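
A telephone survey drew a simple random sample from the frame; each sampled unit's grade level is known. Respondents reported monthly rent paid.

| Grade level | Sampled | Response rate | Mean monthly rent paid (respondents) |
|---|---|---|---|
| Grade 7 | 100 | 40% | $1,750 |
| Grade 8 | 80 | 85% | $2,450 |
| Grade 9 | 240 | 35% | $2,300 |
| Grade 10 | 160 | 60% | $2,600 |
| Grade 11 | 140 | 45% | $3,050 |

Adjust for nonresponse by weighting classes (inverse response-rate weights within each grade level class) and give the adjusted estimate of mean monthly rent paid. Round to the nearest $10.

$2,450

With weight = n_sampled/n_responded per class, the weighted class total is n_sampled:
  Grade 7: 100 × 1750 = 175,000
  Grade 8: 80 × 2450 = 196,000
  Grade 9: 240 × 2300 = 552,000
  Grade 10: 160 × 2600 = 416,000
  Grade 11: 140 × 3050 = 427,000
Adjusted estimate = 1,766,000 / 720 = 2452.78 → $2,450.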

◆ **Exercise requirements**
Return exactly the lines from the one containing "60% | $2,600 |" through the last line of the records above, both included, and nothing else.

◆ **Result**
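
| Grade 10 | 160 | 60% | $2,600 |
| Grade 11 | 140 | 45% | $3,050 |

Adjust for nonresponse by weighting classes (inverse response-rate weights within each grade level class) and give the adjusted estimate of mean monthly rent paid. Round to the nearest $10.

$2,450

With weight = n_sampled/n_responded per class, the weighted class total is n_sampled:
  Grade 7: 100 × 1750 = 175,000
  Grade 8: 80 × 2450 = 196,000
  Grade 9: 240 × 2300 = 552,000
  Grade 10: 160 × 2600 = 416,000
  Grade 11: 140 × 3050 = 427,000
Adjusted estimate = 1,766,000 / 720 = 2452.78 → $2,450.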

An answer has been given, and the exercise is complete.